### Task brief
Nothing should be left out: output all of the entries exactly.

### Supplied records

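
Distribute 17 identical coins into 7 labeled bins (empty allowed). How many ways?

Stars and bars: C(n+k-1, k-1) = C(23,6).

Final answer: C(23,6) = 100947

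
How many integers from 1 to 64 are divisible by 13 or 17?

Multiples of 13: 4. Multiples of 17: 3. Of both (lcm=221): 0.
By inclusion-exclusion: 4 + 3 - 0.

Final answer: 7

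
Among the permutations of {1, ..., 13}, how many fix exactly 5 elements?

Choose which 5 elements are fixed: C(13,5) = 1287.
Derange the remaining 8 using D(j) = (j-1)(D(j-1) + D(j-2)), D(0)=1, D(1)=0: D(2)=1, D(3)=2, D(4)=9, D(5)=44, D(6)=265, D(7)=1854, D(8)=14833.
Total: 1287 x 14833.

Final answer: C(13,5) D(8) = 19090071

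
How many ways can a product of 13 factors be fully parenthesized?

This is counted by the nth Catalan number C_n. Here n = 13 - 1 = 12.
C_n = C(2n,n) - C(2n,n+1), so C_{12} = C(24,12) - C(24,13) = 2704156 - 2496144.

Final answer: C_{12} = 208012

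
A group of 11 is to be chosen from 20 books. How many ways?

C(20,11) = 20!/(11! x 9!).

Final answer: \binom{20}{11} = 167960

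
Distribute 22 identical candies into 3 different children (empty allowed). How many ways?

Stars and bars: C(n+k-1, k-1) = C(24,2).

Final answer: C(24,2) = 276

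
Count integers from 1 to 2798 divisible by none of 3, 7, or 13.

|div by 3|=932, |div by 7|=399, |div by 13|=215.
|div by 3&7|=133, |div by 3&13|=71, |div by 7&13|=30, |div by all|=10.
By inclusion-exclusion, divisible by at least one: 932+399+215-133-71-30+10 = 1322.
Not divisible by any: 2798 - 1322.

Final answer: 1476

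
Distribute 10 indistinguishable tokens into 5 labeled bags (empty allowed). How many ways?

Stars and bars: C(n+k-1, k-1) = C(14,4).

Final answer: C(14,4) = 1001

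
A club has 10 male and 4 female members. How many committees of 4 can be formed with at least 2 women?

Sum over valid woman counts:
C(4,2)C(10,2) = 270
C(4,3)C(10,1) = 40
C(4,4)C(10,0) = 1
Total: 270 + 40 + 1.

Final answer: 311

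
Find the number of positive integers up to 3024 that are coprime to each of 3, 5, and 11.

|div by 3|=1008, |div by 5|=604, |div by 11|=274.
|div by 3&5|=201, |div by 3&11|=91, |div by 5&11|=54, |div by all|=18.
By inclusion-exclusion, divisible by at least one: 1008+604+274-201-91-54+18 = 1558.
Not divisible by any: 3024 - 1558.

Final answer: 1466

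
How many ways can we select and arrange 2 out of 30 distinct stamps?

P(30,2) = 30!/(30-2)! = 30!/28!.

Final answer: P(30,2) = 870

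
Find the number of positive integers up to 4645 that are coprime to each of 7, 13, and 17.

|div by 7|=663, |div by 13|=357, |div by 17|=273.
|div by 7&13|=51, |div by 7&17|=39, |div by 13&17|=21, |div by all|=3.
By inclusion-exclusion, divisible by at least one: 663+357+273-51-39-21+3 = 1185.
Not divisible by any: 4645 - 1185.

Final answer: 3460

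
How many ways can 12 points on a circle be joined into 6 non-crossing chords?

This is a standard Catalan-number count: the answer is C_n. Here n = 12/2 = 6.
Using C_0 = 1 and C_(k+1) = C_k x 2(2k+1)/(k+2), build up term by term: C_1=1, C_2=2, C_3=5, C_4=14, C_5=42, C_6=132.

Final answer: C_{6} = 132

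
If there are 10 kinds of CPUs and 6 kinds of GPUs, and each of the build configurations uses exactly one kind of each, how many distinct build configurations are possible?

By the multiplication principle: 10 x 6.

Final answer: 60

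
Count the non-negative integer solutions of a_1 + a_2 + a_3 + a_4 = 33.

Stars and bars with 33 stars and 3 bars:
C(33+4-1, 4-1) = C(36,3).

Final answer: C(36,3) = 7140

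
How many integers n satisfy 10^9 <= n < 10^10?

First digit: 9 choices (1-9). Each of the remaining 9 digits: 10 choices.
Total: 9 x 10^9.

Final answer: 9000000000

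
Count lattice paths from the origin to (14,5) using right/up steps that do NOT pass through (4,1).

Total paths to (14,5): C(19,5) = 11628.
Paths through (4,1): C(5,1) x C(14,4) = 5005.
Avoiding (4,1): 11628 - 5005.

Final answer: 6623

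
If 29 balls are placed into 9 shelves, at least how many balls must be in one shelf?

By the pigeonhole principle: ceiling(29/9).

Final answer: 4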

### Task result
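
Distribute 17 identical coins into 7 labeled bins (empty allowed). How many ways?

Stars and bars: C(n+k-1, k-1) = C(23,6).

Final answer: C(23,6) = 100947

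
How many integers from 1 to 64 are divisible by 13 or 17?

Multiples of 13: 4. Multiples of 17: 3. Of both (lcm=221): 0.
By inclusion-exclusion: 4 + 3 - 0.

Final answer: 7

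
Among the permutations of {1, ..., 13}, how many fix exactly 5 elements?

Choose which 5 elements are fixed: C(13,5) = 1287.
Derange the remaining 8 using D(j) = (j-1)(D(j-1) + D(j-2)), D(0)=1, D(1)=0: D(2)=1, D(3)=2, D(4)=9, D(5)=44, D(6)=265, D(7)=1854, D(8)=14833.
Total: 1287 x 14833.

Final answer: C(13,5) D(8) = 19090071

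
How many ways can a product of 13 factors be fully parenthesized?

This is counted by the nth Catalan number C_n. Here n = 13 - 1 = 12.
C_n = C(2n,n) - C(2n,n+1), so C_{12} = C(24,12) - C(24,13) = 2704156 - 2496144.

Final answer: C_{12} = 208012

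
A group of 11 is to be chosen from 20 books. How many ways?

C(20,11) = 20!/(11! x 9!).

Final answer: \binom{20}{11} = 167960

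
Distribute 22 identical candies into 3 different children (empty allowed). How many ways?

Stars and bars: C(n+k-1, k-1) = C(24,2).

Final answer: C(24,2) = 276

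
Count integers from 1 to 2798 divisible by none of 3, 7, or 13.

|div by 3|=932, |div by 7|=399, |div by 13|=215.
|div by 3&7|=133, |div by 3&13|=71, |div by 7&13|=30, |div by all|=10.
By inclusion-exclusion, divisible by at least one: 932+399+215-133-71-30+10 = 1322.
Not divisible by any: 2798 - 1322.

Final answer: 1476

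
Distribute 10 indistinguishable tokens into 5 labeled bags (empty allowed). How many ways?

Stars and bars: C(n+k-1, k-1) = C(14,4).

Final answer: C(14,4) = 1001

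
A club has 10 male and 4 female members. How many committees of 4 can be formed with at least 2 women?

Sum over valid woman counts:
C(4,2)C(10,2) = 270
C(4,3)C(10,1) = 40
C(4,4)C(10,0) = 1
Total: 270 + 40 + 1.

Final answer: 311

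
Find the number of positive integers up to 3024 that are coprime to each of 3, 5, and 11.

|div by 3|=1008, |div by 5|=604, |div by 11|=274.
|div by 3&5|=201, |div by 3&11|=91, |div by 5&11|=54, |div by all|=18.
By inclusion-exclusion, divisible by at least one: 1008+604+274-201-91-54+18 = 1558.
Not divisible by any: 3024 - 1558.

Final answer: 1466

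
How many ways can we select and arrange 2 out of 30 distinct stamps?

P(30,2) = 30!/(30-2)! = 30!/28!.

Final answer: P(30,2) = 870

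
Find the number of positive integers up to 4645 that are coprime to each of 7, 13, and 17.

|div by 7|=663, |div by 13|=357, |div by 17|=273.
|div by 7&13|=51, |div by 7&17|=39, |div by 13&17|=21, |div by all|=3.
By inclusion-exclusion, divisible by at least one: 663+357+273-51-39-21+3 = 1185.
Not divisible by any: 4645 - 1185.

Final answer: 3460

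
How many ways can 12 points on a circle be joined into 6 non-crossing chords?

This is a standard Catalan-number count: the answer is C_n. Here n = 12/2 = 6.
Using C_0 = 1 and C_(k+1) = C_k x 2(2k+1)/(k+2), build up term by term: C_1=1, C_2=2, C_3=5, C_4=14, C_5=42, C_6=132.

Final answer: C_{6} = 132

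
If there are 10 kinds of CPUs and 6 kinds of GPUs, and each of the build configurations uses exactly one kind of each, how many distinct build configurations are possible?

By the multiplication principle: 10 x 6.

Final answer: 60

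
Count the non-negative integer solutions of a_1 + a_2 + a_3 + a_4 = 33.

Stars and bars with 33 stars and 3 bars:
C(33+4-1, 4-1) = C(36,3).

Final answer: C(36,3) = 7140

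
How many integers n satisfy 10^9 <= n < 10^10?

First digit: 9 choices (1-9). Each of the remaining 9 digits: 10 choices.
Total: 9 x 10^9.

Final answer: 9000000000

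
Count lattice paths from the origin to (14,5) using right/up steps that do NOT pass through (4,1).

Total paths to (14,5): C(19,5) = 11628.
Paths through (4,1): C(5,1) x C(14,4) = 5005.
Avoiding (4,1): 11628 - 5005.

Final answer: 6623

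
If 29 balls are placed into 9 shelves, at least how many balls must be in one shelf?

By the pigeonhole principle: ceiling(29/9).

Final answer: 4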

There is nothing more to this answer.